**Data shown**:
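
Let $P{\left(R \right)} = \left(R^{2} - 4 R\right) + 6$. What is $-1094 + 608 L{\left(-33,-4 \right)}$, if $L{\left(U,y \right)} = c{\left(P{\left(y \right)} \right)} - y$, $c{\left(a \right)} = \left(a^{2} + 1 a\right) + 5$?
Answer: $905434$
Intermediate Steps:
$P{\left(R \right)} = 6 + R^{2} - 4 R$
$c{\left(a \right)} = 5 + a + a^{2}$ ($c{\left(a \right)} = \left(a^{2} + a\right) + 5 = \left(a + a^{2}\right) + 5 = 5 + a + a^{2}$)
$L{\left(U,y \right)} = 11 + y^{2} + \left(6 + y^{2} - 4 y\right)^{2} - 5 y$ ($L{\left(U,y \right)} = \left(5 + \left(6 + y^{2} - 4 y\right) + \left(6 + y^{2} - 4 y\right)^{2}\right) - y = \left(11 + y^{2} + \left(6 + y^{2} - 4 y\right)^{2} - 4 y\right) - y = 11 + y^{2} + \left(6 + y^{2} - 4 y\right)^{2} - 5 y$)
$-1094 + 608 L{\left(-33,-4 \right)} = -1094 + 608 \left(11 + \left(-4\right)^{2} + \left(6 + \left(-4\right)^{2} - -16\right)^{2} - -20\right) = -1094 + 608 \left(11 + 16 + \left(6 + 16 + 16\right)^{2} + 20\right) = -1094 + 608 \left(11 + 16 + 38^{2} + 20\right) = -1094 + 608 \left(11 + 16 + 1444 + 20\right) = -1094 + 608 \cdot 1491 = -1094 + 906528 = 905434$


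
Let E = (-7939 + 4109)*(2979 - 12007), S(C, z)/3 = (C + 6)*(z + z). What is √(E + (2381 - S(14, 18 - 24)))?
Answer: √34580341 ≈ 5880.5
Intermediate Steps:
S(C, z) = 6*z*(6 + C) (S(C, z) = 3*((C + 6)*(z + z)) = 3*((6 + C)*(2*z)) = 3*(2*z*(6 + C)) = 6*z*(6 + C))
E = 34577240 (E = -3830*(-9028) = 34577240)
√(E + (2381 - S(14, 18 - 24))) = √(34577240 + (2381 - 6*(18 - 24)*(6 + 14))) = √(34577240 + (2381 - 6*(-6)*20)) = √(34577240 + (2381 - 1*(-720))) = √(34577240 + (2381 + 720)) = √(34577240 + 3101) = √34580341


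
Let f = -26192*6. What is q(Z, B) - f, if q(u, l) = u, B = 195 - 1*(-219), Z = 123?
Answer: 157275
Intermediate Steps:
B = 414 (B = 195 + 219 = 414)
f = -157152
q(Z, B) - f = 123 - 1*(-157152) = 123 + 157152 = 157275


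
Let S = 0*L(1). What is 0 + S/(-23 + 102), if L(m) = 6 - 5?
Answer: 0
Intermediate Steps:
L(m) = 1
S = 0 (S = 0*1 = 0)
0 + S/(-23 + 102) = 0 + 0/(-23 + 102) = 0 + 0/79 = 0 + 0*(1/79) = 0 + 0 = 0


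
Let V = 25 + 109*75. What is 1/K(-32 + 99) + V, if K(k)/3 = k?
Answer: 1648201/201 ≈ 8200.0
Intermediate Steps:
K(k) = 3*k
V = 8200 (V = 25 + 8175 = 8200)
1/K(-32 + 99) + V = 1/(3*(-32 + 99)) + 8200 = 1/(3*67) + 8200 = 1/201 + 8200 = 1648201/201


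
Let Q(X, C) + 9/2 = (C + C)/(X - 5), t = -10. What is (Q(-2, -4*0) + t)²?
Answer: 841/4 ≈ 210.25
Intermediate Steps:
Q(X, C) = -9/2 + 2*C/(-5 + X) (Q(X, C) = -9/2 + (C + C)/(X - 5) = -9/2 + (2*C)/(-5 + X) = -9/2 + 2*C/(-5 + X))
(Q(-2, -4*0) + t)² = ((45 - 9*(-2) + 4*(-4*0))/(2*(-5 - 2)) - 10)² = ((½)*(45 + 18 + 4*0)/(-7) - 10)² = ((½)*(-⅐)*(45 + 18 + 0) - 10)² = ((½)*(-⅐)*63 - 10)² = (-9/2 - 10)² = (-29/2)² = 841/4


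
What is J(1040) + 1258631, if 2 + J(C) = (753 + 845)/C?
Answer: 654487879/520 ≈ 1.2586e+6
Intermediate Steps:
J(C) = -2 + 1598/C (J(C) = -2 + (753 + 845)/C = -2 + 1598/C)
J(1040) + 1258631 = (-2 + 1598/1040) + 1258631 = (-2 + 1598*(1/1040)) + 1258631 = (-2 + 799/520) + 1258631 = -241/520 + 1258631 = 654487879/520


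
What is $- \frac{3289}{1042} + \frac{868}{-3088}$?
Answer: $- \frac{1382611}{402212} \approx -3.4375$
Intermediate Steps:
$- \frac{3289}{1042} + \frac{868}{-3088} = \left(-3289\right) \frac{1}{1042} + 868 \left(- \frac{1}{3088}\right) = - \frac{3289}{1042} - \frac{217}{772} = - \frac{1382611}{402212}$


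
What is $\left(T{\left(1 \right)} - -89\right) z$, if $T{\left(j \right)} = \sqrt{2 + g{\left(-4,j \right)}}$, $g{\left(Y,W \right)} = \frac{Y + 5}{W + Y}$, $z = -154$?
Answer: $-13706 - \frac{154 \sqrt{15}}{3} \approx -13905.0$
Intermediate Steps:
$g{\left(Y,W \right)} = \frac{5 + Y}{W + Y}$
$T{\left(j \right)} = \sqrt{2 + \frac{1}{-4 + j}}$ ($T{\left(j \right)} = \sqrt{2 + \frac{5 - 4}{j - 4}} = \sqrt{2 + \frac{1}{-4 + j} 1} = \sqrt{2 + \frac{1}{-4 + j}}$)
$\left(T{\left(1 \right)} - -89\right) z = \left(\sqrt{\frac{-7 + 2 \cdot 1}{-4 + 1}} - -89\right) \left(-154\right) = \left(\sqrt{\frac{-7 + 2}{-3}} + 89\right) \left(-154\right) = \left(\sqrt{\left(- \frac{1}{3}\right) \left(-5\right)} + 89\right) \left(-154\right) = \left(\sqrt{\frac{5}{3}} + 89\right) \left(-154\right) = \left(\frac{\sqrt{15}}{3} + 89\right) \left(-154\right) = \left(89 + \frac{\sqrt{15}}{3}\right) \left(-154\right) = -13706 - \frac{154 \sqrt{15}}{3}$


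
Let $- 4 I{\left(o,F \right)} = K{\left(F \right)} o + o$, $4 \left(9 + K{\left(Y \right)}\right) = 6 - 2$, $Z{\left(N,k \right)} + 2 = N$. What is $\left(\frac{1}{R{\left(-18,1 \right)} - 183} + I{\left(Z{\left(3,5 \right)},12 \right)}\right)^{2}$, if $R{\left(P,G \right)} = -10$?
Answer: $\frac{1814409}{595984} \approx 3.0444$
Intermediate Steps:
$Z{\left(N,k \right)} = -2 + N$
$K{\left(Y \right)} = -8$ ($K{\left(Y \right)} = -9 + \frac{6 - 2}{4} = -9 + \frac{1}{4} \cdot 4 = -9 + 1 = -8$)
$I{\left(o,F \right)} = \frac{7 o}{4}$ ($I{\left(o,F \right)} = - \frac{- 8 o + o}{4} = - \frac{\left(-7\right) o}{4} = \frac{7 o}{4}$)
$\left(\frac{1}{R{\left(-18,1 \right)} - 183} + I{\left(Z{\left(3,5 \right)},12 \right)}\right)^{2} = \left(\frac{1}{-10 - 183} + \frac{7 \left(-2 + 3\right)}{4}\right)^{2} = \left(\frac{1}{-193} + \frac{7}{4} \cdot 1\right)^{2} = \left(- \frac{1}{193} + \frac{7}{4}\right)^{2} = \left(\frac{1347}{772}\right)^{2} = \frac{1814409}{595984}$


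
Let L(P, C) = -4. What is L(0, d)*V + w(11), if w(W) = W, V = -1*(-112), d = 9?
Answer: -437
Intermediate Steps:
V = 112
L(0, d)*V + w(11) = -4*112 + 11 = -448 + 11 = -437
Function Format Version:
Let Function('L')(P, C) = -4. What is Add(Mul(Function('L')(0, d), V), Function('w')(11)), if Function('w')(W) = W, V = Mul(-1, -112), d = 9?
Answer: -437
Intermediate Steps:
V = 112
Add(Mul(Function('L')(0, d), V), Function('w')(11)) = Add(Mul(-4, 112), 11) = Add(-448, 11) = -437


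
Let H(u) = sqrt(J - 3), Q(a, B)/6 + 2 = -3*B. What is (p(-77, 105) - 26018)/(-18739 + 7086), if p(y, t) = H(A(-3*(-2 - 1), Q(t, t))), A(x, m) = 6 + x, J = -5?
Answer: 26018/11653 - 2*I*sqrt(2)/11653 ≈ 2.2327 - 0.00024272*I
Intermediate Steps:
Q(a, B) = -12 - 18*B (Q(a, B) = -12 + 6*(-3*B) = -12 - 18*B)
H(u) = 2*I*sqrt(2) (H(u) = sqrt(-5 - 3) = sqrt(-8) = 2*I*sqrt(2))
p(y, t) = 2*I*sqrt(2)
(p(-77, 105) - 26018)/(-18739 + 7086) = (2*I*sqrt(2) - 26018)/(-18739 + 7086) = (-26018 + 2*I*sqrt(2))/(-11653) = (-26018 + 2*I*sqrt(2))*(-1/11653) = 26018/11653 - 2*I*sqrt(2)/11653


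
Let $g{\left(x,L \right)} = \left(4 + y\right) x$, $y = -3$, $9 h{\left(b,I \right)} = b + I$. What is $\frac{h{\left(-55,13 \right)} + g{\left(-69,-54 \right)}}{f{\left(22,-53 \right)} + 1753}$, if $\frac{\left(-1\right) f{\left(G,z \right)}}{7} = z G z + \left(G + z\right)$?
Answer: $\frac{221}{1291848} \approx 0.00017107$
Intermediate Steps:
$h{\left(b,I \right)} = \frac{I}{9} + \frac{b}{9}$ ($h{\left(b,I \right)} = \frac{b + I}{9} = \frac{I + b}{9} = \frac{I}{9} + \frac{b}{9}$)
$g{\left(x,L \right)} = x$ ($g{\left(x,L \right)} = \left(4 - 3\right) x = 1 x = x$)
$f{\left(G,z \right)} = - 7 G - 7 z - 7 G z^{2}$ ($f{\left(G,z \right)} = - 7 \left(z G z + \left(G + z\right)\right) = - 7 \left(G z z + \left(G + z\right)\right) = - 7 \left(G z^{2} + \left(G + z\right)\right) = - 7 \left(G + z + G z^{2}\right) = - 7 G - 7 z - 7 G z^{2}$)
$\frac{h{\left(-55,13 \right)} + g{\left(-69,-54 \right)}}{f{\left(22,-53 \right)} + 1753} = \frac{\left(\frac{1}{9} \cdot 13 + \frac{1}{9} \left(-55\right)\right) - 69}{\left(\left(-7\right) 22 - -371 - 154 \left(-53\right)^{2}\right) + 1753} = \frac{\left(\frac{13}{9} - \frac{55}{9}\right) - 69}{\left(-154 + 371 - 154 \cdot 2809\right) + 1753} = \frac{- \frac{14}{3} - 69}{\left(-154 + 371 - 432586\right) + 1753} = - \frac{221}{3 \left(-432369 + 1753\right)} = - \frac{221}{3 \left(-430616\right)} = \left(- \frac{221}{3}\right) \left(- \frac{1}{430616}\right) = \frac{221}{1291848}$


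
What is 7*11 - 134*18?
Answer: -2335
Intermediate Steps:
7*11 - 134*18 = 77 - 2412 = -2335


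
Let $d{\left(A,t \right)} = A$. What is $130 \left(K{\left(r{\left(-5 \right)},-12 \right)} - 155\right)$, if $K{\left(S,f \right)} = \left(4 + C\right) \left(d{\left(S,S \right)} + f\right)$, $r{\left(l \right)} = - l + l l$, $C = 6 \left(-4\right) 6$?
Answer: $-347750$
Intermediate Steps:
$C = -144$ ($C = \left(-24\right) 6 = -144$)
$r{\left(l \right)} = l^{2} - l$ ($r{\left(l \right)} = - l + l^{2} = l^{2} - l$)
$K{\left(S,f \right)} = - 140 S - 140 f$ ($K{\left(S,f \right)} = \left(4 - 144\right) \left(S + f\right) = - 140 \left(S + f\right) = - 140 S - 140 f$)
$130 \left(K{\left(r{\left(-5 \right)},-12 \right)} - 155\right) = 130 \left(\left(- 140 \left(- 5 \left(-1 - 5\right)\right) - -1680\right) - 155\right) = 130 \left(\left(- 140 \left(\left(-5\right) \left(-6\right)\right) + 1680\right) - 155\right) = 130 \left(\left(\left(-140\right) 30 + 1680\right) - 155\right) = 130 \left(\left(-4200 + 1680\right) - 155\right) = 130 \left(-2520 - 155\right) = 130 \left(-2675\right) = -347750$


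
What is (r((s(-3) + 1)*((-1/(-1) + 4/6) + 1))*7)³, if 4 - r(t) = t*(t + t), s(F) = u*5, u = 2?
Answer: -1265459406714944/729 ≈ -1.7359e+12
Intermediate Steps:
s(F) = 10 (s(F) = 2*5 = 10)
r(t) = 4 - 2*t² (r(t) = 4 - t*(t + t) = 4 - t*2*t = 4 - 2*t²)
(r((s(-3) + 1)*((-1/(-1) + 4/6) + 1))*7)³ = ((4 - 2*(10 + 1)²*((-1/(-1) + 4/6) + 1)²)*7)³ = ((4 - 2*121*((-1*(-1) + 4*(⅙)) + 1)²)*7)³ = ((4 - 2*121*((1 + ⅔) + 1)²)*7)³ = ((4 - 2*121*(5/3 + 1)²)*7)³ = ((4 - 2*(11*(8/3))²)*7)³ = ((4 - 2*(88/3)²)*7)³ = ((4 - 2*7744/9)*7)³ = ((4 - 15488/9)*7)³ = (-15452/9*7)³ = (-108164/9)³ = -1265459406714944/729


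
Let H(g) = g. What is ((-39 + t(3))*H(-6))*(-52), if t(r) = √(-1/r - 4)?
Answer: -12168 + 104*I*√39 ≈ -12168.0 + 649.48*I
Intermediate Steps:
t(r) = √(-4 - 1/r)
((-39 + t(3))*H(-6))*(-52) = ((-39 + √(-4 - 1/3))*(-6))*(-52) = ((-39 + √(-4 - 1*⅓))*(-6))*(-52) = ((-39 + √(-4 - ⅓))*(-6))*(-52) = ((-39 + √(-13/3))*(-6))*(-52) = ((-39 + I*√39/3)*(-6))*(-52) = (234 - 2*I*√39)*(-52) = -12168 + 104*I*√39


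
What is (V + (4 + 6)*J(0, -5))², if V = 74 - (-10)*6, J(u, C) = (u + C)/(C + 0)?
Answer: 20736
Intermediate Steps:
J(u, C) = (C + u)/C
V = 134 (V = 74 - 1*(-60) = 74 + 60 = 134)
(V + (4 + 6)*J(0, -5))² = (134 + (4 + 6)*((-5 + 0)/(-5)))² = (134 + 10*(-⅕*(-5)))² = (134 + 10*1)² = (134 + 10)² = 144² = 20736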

**What is being asked**: Restate, please, word for word the span of records running from the first line to the line bearing "Answer: $905434$", both included, and nothing outside it.

**Solution to the exercise**:
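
Let $P{\left(R \right)} = \left(R^{2} - 4 R\right) + 6$. What is $-1094 + 608 L{\left(-33,-4 \right)}$, if $L{\left(U,y \right)} = c{\left(P{\left(y \right)} \right)} - y$, $c{\left(a \right)} = \left(a^{2} + 1 a\right) + 5$?
Answer: $905434$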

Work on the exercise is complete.